Source material START

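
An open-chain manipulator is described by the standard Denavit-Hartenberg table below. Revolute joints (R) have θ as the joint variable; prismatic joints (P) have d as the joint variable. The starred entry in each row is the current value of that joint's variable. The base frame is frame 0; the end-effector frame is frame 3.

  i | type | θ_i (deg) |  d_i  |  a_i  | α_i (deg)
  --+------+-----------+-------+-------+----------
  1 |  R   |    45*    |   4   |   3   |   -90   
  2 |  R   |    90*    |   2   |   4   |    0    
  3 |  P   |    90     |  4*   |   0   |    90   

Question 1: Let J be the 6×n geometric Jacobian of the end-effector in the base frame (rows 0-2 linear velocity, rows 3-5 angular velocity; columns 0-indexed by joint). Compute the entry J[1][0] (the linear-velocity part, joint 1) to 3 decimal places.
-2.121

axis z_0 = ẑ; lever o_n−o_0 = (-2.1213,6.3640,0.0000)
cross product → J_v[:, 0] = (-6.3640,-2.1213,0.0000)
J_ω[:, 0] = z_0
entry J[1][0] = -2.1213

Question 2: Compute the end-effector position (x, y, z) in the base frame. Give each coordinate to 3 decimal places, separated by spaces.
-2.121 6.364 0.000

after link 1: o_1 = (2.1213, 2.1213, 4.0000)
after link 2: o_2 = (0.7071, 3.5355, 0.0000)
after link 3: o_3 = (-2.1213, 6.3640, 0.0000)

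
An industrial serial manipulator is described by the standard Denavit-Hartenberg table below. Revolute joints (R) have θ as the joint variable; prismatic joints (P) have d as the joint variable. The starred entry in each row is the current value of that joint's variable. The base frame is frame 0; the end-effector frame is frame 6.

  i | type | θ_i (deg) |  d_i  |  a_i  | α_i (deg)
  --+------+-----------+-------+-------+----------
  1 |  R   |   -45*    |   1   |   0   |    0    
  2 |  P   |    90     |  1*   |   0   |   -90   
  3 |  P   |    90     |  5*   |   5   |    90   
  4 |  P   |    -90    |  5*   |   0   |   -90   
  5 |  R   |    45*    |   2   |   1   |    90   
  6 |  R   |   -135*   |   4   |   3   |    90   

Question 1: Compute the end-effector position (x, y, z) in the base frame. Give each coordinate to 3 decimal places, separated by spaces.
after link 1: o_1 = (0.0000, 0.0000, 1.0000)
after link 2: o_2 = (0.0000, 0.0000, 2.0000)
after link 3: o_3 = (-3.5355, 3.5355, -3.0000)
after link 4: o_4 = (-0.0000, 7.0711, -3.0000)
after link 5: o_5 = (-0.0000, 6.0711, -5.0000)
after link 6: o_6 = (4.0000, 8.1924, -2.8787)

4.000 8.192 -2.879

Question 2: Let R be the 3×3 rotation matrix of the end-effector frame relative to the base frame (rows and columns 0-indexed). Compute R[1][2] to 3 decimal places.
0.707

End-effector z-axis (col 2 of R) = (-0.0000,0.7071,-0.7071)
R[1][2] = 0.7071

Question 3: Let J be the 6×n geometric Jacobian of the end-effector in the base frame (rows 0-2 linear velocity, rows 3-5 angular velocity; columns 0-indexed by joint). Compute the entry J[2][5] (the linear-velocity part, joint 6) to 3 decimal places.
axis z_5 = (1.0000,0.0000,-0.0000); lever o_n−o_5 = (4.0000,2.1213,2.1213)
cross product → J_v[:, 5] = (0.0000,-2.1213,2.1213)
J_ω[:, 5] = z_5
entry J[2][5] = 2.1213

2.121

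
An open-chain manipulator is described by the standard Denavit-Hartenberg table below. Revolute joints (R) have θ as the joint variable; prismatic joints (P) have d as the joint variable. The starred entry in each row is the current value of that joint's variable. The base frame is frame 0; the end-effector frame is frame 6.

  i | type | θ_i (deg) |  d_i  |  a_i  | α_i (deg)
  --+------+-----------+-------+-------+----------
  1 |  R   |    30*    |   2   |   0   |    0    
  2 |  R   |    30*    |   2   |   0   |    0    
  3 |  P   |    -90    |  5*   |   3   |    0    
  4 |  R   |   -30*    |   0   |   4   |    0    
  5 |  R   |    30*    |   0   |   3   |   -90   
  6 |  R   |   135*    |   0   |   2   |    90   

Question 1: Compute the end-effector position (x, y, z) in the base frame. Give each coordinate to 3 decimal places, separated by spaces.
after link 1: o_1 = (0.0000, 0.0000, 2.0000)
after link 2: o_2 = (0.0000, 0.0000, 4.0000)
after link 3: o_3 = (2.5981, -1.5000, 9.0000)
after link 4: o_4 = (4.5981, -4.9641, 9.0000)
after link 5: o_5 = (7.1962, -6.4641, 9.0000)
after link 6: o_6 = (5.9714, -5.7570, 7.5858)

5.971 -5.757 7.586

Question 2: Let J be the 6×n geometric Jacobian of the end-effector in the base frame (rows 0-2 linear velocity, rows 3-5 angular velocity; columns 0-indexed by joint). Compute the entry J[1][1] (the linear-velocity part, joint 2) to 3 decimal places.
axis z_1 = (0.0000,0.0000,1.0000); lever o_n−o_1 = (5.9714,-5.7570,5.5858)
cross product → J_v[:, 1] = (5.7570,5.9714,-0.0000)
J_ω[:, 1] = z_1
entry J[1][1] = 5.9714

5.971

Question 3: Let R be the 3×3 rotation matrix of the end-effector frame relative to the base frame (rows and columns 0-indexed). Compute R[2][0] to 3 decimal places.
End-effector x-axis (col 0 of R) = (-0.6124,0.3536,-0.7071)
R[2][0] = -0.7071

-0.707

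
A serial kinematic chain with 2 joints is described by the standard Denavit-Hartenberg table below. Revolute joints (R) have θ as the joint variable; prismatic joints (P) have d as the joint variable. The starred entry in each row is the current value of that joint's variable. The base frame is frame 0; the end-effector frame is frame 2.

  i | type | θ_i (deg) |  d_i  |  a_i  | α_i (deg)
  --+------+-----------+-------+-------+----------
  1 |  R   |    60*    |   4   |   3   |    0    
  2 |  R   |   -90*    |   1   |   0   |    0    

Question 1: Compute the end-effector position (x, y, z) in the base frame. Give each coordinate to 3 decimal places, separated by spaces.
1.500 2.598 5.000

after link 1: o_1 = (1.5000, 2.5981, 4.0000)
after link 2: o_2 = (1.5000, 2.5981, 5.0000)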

Source material END
Source material START

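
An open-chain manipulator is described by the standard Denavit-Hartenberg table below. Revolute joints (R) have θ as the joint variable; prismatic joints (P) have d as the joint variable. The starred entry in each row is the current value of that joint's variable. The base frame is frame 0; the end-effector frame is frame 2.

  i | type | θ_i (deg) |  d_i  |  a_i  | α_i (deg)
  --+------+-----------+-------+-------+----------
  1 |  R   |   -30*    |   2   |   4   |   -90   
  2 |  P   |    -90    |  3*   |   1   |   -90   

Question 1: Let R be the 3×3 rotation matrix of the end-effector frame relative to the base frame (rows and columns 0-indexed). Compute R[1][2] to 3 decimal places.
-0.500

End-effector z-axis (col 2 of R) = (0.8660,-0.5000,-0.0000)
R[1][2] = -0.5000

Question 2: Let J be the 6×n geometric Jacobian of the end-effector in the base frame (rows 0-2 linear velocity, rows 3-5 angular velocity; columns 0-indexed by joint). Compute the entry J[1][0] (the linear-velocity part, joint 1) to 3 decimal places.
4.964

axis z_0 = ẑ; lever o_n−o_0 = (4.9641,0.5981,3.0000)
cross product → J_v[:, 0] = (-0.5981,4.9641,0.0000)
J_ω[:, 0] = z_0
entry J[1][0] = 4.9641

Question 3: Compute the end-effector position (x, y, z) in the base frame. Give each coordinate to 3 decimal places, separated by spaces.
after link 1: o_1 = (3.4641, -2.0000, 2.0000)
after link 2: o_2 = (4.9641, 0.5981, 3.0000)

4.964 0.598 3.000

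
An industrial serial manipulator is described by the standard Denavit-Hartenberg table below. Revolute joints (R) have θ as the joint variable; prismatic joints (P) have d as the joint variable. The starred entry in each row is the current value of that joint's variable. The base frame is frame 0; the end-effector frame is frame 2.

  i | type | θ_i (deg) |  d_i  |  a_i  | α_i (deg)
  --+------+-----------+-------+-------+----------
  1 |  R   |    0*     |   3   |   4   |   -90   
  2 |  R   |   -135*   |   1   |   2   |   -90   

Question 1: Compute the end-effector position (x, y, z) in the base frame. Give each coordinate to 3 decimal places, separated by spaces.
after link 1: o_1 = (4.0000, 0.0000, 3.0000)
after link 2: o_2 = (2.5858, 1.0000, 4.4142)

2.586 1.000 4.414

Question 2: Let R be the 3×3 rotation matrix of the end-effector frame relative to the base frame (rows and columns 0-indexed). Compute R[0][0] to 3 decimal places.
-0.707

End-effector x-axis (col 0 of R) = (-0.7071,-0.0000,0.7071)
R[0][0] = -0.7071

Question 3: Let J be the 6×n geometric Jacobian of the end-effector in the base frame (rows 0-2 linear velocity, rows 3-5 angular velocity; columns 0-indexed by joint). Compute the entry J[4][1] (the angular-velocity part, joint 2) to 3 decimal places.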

Source material END

— What you will do —
Wherever a line in the listing contains the word "industrial", copy that line out.

— Response —
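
An industrial serial manipulator is described by the standard Denavit-Hartenberg table below. Revolute joints (R) have θ as the joint variable; prismatic joints (P) have d as the joint variable. The starred entry in each row is the current value of that joint's variable. The base frame is frame 0; the end-effector frame is frame 6.
An industrial serial manipulator is described by the standard Denavit-Hartenberg table below. Revolute joints (R) have θ as the joint variable; prismatic joints (P) have d as the joint variable. The starred entry in each row is the current value of that joint's variable. The base frame is frame 0; the end-effector frame is frame 2.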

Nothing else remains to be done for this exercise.